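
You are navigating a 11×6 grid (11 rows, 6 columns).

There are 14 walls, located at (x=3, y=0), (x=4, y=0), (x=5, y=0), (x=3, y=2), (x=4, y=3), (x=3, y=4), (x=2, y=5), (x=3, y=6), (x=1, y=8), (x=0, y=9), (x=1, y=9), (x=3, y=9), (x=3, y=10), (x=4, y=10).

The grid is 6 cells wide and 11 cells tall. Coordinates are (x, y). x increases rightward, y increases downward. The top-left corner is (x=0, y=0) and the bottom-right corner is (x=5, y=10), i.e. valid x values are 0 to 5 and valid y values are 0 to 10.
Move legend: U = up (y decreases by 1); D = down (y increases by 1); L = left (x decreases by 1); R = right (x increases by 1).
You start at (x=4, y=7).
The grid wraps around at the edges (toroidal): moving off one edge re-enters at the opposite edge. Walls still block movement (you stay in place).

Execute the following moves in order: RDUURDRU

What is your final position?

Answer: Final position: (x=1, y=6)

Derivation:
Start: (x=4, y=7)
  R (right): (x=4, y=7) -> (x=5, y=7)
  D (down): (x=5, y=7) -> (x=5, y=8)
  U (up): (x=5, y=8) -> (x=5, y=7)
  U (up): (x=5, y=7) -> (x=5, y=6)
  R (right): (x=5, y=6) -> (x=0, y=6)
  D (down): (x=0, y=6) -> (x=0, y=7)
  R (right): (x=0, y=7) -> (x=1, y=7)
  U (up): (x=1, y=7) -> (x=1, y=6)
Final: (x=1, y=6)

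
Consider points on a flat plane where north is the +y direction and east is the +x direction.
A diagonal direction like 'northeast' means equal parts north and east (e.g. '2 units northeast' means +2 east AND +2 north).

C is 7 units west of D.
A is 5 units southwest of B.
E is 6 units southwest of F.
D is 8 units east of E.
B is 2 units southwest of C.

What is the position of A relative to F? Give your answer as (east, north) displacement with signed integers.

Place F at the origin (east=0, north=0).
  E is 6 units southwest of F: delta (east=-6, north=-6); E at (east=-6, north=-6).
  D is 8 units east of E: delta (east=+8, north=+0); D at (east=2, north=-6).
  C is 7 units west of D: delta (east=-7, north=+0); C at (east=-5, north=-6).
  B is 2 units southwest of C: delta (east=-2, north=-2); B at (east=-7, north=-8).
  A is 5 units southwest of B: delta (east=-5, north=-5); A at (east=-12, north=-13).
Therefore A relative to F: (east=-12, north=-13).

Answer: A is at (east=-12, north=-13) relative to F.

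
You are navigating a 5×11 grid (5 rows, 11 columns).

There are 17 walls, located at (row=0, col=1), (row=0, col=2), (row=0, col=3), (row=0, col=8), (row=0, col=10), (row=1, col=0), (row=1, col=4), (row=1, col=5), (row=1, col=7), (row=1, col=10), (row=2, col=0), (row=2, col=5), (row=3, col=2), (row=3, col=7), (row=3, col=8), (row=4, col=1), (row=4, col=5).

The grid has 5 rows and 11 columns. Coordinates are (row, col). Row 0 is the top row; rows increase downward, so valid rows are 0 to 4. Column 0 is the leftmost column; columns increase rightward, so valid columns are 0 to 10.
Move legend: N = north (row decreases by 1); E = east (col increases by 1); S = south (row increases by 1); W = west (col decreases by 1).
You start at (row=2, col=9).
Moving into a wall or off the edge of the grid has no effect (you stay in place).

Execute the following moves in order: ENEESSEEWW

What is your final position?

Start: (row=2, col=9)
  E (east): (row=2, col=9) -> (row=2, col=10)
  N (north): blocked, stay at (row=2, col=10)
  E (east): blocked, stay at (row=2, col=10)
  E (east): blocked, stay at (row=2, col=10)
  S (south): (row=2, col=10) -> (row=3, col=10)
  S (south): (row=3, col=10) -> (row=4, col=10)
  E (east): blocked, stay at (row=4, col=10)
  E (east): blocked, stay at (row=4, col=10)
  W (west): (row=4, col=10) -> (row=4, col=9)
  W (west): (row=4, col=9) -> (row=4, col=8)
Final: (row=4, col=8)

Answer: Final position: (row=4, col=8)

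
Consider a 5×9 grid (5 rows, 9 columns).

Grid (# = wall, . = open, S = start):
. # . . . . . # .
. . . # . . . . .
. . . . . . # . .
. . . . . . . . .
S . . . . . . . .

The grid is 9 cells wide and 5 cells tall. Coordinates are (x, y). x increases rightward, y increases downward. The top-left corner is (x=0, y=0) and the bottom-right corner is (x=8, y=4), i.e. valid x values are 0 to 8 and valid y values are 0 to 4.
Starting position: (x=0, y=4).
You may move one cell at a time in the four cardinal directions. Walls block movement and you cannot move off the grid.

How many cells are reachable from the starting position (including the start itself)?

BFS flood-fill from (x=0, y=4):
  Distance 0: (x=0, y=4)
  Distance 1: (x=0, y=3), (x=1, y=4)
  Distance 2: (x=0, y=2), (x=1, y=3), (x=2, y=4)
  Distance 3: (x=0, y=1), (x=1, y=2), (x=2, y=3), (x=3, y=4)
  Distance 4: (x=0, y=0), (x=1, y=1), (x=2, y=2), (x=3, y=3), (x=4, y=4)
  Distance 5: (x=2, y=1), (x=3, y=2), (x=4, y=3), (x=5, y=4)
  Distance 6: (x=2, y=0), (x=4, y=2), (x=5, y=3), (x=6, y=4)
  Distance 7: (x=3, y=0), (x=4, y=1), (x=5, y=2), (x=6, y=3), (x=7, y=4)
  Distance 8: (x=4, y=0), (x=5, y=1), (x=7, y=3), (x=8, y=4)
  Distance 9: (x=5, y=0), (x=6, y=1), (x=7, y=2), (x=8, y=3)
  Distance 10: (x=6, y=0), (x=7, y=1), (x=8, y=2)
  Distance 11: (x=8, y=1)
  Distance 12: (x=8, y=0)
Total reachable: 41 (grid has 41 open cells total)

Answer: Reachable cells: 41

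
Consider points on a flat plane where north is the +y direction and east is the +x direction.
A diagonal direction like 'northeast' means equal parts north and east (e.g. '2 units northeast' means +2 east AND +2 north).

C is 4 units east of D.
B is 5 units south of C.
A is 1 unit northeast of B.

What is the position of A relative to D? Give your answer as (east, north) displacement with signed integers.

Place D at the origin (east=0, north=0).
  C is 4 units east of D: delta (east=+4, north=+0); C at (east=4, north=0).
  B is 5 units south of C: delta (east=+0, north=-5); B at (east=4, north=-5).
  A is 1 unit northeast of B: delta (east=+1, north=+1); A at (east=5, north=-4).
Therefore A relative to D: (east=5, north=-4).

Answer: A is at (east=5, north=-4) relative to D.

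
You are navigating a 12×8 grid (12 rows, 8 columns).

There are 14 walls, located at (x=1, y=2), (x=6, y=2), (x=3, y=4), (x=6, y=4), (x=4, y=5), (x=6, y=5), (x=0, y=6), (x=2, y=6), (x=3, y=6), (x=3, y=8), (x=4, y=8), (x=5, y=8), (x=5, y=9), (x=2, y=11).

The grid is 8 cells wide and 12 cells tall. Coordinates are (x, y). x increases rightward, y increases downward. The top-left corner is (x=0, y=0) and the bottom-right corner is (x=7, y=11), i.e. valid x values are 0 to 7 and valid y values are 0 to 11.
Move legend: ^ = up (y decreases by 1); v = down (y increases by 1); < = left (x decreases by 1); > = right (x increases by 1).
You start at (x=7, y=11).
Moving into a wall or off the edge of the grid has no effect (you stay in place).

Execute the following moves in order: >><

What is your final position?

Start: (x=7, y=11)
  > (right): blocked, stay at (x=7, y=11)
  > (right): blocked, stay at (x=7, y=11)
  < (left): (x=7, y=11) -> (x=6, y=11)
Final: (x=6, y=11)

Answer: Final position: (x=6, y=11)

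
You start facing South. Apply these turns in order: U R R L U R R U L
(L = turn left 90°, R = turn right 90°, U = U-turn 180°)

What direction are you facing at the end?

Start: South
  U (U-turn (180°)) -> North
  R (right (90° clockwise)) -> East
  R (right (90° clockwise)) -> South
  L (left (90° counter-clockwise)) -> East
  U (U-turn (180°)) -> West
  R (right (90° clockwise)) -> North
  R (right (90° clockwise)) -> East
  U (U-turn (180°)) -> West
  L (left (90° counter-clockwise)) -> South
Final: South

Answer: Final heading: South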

Problem requirements:
Taking the entries above, write out exactly each line from the one holding "C is 7 units west of D." to the one holding "B is 2 units southwest of C.", both included, and stop there.

Response to the exercise:
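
C is 7 units west of D.
A is 5 units southwest of B.
E is 6 units southwest of F.
D is 8 units east of E.
B is 2 units southwest of C.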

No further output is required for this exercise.